(Dataset entries)

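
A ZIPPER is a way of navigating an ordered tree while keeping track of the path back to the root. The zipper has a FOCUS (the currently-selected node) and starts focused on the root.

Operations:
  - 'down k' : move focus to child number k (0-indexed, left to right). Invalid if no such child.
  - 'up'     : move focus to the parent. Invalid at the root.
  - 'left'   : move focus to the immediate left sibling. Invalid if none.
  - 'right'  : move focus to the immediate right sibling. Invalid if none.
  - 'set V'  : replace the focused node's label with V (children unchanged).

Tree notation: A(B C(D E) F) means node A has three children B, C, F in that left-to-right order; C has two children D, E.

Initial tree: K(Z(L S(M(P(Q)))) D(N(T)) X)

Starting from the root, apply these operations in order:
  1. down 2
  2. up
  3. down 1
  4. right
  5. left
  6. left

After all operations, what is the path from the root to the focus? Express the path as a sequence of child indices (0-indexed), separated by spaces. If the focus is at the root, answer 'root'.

Step 1 (down 2): focus=X path=2 depth=1 children=[] left=['Z', 'D'] right=[] parent=K
Step 2 (up): focus=K path=root depth=0 children=['Z', 'D', 'X'] (at root)
Step 3 (down 1): focus=D path=1 depth=1 children=['N'] left=['Z'] right=['X'] parent=K
Step 4 (right): focus=X path=2 depth=1 children=[] left=['Z', 'D'] right=[] parent=K
Step 5 (left): focus=D path=1 depth=1 children=['N'] left=['Z'] right=['X'] parent=K
Step 6 (left): focus=Z path=0 depth=1 children=['L', 'S'] left=[] right=['D', 'X'] parent=K

Answer: 0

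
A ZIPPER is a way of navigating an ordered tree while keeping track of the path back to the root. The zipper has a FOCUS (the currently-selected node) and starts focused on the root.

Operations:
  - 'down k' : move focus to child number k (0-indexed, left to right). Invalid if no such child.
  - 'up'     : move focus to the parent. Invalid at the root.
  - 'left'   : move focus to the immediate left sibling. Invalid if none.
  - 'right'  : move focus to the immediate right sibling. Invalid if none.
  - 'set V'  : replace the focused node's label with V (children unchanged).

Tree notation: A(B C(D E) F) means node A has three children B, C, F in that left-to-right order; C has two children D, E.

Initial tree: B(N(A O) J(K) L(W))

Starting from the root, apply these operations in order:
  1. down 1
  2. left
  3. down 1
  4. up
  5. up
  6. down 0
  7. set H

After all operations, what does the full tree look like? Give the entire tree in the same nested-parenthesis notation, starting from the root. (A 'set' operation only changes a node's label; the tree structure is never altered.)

Answer: B(H(A O) J(K) L(W))

Derivation:
Step 1 (down 1): focus=J path=1 depth=1 children=['K'] left=['N'] right=['L'] parent=B
Step 2 (left): focus=N path=0 depth=1 children=['A', 'O'] left=[] right=['J', 'L'] parent=B
Step 3 (down 1): focus=O path=0/1 depth=2 children=[] left=['A'] right=[] parent=N
Step 4 (up): focus=N path=0 depth=1 children=['A', 'O'] left=[] right=['J', 'L'] parent=B
Step 5 (up): focus=B path=root depth=0 children=['N', 'J', 'L'] (at root)
Step 6 (down 0): focus=N path=0 depth=1 children=['A', 'O'] left=[] right=['J', 'L'] parent=B
Step 7 (set H): focus=H path=0 depth=1 children=['A', 'O'] left=[] right=['J', 'L'] parent=B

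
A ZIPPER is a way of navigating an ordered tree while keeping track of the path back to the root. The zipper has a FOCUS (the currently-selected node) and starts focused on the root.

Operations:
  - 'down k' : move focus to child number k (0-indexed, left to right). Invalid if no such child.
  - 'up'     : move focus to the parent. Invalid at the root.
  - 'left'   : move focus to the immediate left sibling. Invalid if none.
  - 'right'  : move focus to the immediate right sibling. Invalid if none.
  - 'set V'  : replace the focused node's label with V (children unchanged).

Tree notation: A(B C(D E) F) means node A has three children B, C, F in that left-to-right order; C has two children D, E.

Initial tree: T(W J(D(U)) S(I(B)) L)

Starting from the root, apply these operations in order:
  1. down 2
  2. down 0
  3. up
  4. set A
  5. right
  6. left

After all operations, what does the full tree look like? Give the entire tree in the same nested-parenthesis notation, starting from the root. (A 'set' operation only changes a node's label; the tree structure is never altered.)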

### Exercise:
Every entry above should be transcribed exactly as it appears.

### Answer box:
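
A ZIPPER is a way of navigating an ordered tree while keeping track of the path back to the root. The zipper has a FOCUS (the currently-selected node) and starts focused on the root.

Operations:
  - 'down k' : move focus to child number k (0-indexed, left to right). Invalid if no such child.
  - 'up'     : move focus to the parent. Invalid at the root.
  - 'left'   : move focus to the immediate left sibling. Invalid if none.
  - 'right'  : move focus to the immediate right sibling. Invalid if none.
  - 'set V'  : replace the focused node's label with V (children unchanged).

Tree notation: A(B C(D E) F) means node A has three children B, C, F in that left-to-right order; C has two children D, E.

Initial tree: K(Z(L S(M(P(Q)))) D(N(T)) X)

Starting from the root, apply these operations in order:
  1. down 2
  2. up
  3. down 1
  4. right
  5. left
  6. left

After all operations, what is the path from the root to the focus? Express the path as a sequence of child indices (0-indexed), separated by spaces. If the focus is at the root, answer 'root'.

Step 1 (down 2): focus=X path=2 depth=1 children=[] left=['Z', 'D'] right=[] parent=K
Step 2 (up): focus=K path=root depth=0 children=['Z', 'D', 'X'] (at root)
Step 3 (down 1): focus=D path=1 depth=1 children=['N'] left=['Z'] right=['X'] parent=K
Step 4 (right): focus=X path=2 depth=1 children=[] left=['Z', 'D'] right=[] parent=K
Step 5 (left): focus=D path=1 depth=1 children=['N'] left=['Z'] right=['X'] parent=K
Step 6 (left): focus=Z path=0 depth=1 children=['L', 'S'] left=[] right=['D', 'X'] parent=K

Answer: 0

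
A ZIPPER is a way of navigating an ordered tree while keeping track of the path back to the root. The zipper has a FOCUS (the currently-selected node) and starts focused on the root.

Operations:
  - 'down k' : move focus to child number k (0-indexed, left to right). Invalid if no such child.
  - 'up'     : move focus to the parent. Invalid at the root.
  - 'left'   : move focus to the immediate left sibling. Invalid if none.
  - 'right'  : move focus to the immediate right sibling. Invalid if none.
  - 'set V'  : replace the focused node's label with V (children unchanged).

Tree notation: A(B C(D E) F) means node A has three children B, C, F in that left-to-right order; C has two children D, E.

Initial tree: B(N(A O) J(K) L(W))

Starting from the root, apply these operations in order:
  1. down 1
  2. left
  3. down 1
  4. up
  5. up
  6. down 0
  7. set H

After all operations, what does the full tree look like? Give the entire tree in the same nested-parenthesis notation, starting from the root. (A 'set' operation only changes a node's label; the tree structure is never altered.)

Answer: B(H(A O) J(K) L(W))

Derivation:
Step 1 (down 1): focus=J path=1 depth=1 children=['K'] left=['N'] right=['L'] parent=B
Step 2 (left): focus=N path=0 depth=1 children=['A', 'O'] left=[] right=['J', 'L'] parent=B
Step 3 (down 1): focus=O path=0/1 depth=2 children=[] left=['A'] right=[] parent=N
Step 4 (up): focus=N path=0 depth=1 children=['A', 'O'] left=[] right=['J', 'L'] parent=B
Step 5 (up): focus=B path=root depth=0 children=['N', 'J', 'L'] (at root)
Step 6 (down 0): focus=N path=0 depth=1 children=['A', 'O'] left=[] right=['J', 'L'] parent=B
Step 7 (set H): focus=H path=0 depth=1 children=['A', 'O'] left=[] right=['J', 'L'] parent=B

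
A ZIPPER is a way of navigating an ordered tree while keeping track of the path back to the root. The zipper has a FOCUS (the currently-selected node) and starts focused on the root.

Operations:
  - 'down k' : move focus to child number k (0-indexed, left to right). Invalid if no such child.
  - 'up'     : move focus to the parent. Invalid at the root.
  - 'left'   : move focus to the immediate left sibling. Invalid if none.
  - 'right'  : move focus to the immediate right sibling. Invalid if none.
  - 'set V'  : replace the focused node's label with V (children unchanged).

Tree notation: A(B C(D E) F) means node A has three children B, C, F in that left-to-right order; C has two children D, E.

Initial tree: T(W J(D(U)) S(I(B)) L)

Starting from the root, apply these operations in order:
  1. down 2
  2. down 0
  3. up
  4. set A
  5. right
  6. left

After all operations, what does the full tree look like? Give the entire tree in the same nested-parenthesis notation, starting from the root. (A 'set' operation only changes a node's label; the tree structure is never altered.)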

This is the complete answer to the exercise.